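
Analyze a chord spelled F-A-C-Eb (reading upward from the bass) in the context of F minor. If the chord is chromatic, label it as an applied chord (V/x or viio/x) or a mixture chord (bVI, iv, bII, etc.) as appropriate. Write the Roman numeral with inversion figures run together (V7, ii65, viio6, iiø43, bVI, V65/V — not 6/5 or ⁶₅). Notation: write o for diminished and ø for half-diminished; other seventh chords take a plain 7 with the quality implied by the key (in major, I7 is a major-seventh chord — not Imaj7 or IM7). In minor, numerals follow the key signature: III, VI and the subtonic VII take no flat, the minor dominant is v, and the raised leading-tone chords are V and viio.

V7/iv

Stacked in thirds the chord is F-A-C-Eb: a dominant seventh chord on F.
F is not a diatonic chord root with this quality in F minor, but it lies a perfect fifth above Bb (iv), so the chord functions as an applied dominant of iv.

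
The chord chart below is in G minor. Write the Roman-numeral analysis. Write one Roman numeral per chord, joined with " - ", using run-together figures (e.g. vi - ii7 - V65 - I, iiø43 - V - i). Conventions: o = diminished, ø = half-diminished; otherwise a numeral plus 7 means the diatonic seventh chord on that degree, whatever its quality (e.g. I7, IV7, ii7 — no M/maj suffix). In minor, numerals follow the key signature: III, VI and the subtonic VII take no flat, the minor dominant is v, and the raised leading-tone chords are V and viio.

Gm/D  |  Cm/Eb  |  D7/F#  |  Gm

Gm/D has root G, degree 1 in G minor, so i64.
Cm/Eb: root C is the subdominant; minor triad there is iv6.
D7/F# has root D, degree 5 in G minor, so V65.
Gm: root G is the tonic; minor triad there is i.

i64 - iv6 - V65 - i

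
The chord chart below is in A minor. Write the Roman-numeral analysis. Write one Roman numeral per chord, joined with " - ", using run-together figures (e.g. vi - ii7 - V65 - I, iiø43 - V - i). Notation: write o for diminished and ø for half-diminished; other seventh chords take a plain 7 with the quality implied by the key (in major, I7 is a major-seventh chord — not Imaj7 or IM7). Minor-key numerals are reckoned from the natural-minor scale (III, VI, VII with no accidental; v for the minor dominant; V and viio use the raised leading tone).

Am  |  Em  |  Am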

★ ★ ★ ★

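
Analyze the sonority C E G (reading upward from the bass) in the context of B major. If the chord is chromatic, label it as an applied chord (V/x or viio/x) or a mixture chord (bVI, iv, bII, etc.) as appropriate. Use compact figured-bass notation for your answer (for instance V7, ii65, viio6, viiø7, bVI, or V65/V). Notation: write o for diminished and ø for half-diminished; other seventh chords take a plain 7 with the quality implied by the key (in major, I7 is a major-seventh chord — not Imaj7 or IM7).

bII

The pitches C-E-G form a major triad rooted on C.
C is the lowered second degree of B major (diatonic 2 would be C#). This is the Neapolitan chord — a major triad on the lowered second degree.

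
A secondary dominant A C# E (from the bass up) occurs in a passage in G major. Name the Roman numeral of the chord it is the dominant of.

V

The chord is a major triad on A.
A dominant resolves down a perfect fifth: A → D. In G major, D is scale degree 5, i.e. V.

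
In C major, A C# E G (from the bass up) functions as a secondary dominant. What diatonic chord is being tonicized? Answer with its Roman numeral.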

★ ★ ★ ★

What you should do
List each line in the listing that contains the string "analysis".

Reply to the exercise
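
The chord chart below is in G minor. Write the Roman-numeral analysis. Write one Roman numeral per chord, joined with " - ", using run-together figures (e.g. vi - ii7 - V65 - I, iiø43 - V - i). Conventions: o = diminished, ø = half-diminished; otherwise a numeral plus 7 means the diatonic seventh chord on that degree, whatever its quality (e.g. I7, IV7, ii7 — no M/maj suffix). In minor, numerals follow the key signature: III, VI and the subtonic VII take no flat, the minor dominant is v, and the raised leading-tone chords are V and viio.
The chord chart below is in A minor. Write the Roman-numeral analysis. Write one Roman numeral per chord, joined with " - ", using run-together figures (e.g. vi - ii7 - V65 - I, iiø43 - V - i). Notation: write o for diminished and ø for half-diminished; other seventh chords take a plain 7 with the quality implied by the key (in major, I7 is a major-seventh chord — not Imaj7 or IM7). Minor-key numerals are reckoned from the natural-minor scale (III, VI, VII with no accidental; v for the minor dominant; V and viio use the raised leading tone).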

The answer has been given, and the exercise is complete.